[Extracted records]
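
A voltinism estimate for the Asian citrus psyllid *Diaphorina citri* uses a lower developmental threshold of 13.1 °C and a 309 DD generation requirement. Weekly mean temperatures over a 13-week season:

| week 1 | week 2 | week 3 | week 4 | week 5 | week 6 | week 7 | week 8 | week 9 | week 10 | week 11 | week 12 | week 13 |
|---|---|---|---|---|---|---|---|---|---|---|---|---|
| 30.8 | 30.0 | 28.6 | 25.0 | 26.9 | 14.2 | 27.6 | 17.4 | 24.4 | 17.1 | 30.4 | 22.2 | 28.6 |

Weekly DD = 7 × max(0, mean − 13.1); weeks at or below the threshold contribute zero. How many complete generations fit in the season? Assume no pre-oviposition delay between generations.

Weekly DD (7 × max(0, T̄ − 13.1)): 123.9, 118.3, 108.5, 83.3, 96.6, 7.7, 101.5, 30.1, 79.1, 28.0, 121.1, 63.7, 108.5.
Season total = 1070.3 DD.
Complete generations = ⌊1070.3 / 309⌋ = 3.

3 generations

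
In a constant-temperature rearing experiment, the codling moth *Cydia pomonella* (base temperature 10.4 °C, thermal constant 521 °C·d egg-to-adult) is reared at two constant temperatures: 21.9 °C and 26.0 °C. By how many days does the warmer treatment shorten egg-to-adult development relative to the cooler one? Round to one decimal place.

11.9 days

At 21.9 °C: 521 / (21.9 − 10.4) = 521 / 11.5 = 45.304 d.
At 26.0 °C: 521 / (26.0 − 10.4) = 521 / 15.6 = 33.397 d.
Difference = |45.304 − 33.397| = 11.907 ≈ 11.9 days.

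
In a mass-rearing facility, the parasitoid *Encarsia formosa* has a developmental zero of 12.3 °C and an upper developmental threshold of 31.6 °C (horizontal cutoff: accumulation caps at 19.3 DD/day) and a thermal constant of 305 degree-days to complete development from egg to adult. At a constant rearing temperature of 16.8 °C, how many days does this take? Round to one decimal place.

67.8 days

Daily accumulation = 16.8 − 12.3 = 4.5 DD/day.
Duration = 305 / 4.5 = 67.778 ≈ 67.8 days.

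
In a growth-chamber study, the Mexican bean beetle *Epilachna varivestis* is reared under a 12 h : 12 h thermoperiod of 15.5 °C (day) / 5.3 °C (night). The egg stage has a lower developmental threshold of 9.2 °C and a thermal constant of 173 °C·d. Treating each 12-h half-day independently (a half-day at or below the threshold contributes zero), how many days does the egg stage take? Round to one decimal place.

Day half: max(0, 15.5 − 9.2) × 0.5 = 6.3 × 0.5 = 3.15 DD.
Night half: max(0, 5.3 − 9.2) × 0.5 = 0.0 × 0.5 = 0.00 DD.
Per 24 h: 3.15 DD/day.
Duration = 173 / 3.15 = 54.921 ≈ 54.9 days.

54.9 days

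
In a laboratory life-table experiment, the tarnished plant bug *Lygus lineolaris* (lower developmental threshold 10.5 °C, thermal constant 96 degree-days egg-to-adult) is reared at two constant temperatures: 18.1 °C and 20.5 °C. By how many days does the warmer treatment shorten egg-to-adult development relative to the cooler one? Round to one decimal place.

At 18.1 °C: 96 / (18.1 − 10.5) = 96 / 7.6 = 12.632 d.
At 20.5 °C: 96 / (20.5 − 10.5) = 96 / 10.0 = 9.600 d.
Difference = |12.632 − 9.600| = 3.032 ≈ 3.0 days.

3.0 days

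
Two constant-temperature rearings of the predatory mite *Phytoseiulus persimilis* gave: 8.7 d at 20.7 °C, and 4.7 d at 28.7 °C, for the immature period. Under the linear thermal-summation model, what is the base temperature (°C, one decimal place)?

11.3 °C

Under the model K = D·(T − T_b), so D₁·(T₁ − T_b) = D₂·(T₂ − T_b).
8.7·(20.7 − T_b) = 4.7·(28.7 − T_b)
T_b = (8.7·20.7 − 4.7·28.7) / (8.7 − 4.7) = 45.20 / 4.0 = 11.300 °C ≈ 11.3 °C.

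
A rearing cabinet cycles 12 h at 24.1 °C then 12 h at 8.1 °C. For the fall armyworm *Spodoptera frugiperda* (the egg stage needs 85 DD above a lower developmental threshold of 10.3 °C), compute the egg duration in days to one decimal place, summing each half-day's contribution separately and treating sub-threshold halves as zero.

12.3 days

Day half: max(0, 24.1 − 10.3) × 0.5 = 13.8 × 0.5 = 6.90 DD.
Night half: max(0, 8.1 − 10.3) × 0.5 = 0.0 × 0.5 = 0.00 DD.
Per 24 h: 6.90 DD/day.
Duration = 85 / 6.90 = 12.319 ≈ 12.3 days.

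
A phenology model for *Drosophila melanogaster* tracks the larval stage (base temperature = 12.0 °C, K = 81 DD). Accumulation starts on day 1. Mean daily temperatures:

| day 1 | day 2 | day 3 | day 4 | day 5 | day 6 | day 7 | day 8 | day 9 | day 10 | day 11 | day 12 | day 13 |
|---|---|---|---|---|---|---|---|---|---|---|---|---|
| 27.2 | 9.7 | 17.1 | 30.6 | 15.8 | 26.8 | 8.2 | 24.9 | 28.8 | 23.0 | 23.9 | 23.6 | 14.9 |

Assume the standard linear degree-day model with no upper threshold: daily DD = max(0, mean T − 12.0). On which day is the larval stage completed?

Daily DD above 12.0 °C: 15.2, 0.0, 5.1, 18.6, 3.8, 14.8, 0.0, 12.9, 16.8, 11.0, 11.9, 11.6, 2.9.
Cumulative: 15.2, 15.2, 20.3, 38.9, 42.7, 57.5, 57.5, 70.4, 87.2, 98.2, 110.1, 121.7, 124.6.
The total first reaches 81 DD on day 9.

day 9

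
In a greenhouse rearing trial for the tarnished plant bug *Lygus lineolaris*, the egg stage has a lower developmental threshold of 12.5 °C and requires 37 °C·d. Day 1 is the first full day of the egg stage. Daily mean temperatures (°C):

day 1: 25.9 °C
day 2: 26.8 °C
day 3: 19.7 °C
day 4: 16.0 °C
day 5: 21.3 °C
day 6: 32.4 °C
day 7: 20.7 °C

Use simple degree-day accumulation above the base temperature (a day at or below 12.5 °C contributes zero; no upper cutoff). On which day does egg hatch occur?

Daily DD above 12.5 °C: 13.4, 14.3, 7.2, 3.5, 8.8, 19.9, 8.2.
Cumulative: 13.4, 27.7, 34.9, 38.4, 47.2, 67.1, 75.3.
The total first reaches 37 DD on day 4.

day 4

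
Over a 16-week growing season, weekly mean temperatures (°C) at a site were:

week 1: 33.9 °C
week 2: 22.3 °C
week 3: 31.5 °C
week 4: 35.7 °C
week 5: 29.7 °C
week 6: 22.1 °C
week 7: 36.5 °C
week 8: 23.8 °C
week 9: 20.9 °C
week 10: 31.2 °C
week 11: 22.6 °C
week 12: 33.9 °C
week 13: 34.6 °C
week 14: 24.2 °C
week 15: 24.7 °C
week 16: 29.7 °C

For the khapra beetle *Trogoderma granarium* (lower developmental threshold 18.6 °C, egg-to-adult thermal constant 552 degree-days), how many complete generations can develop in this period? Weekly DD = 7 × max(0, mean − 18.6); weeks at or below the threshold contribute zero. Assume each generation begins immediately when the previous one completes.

2 generations

Weekly DD (7 × max(0, T̄ − 18.6)): 107.1, 25.9, 90.3, 119.7, 77.7, 24.5, 125.3, 36.4, 16.1, 88.2, 28.0, 107.1, 112.0, 39.2, 42.7, 77.7.
Season total = 1117.9 DD.
Complete generations = ⌊1117.9 / 552⌋ = 2.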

EXERCISE: Set down, exactly as they stand above, the lines starting with the line with "Assume the standard" and going on through the line with "day 7: 20.7 °C", and no others.

ANSWER BOX:
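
Assume the standard linear degree-day model with no upper threshold: daily DD = max(0, mean T − 12.0). On which day is the larval stage completed?

Daily DD above 12.0 °C: 15.2, 0.0, 5.1, 18.6, 3.8, 14.8, 0.0, 12.9, 16.8, 11.0, 11.9, 11.6, 2.9.
Cumulative: 15.2, 15.2, 20.3, 38.9, 42.7, 57.5, 57.5, 70.4, 87.2, 98.2, 110.1, 121.7, 124.6.
The total first reaches 81 DD on day 9.

day 9

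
In a greenhouse rearing trial for the tarnished plant bug *Lygus lineolaris*, the egg stage has a lower developmental threshold of 12.5 °C and requires 37 °C·d. Day 1 is the first full day of the egg stage. Daily mean temperatures (°C):

day 1: 25.9 °C
day 2: 26.8 °C
day 3: 19.7 °C
day 4: 16.0 °C
day 5: 21.3 °C
day 6: 32.4 °C
day 7: 20.7 °C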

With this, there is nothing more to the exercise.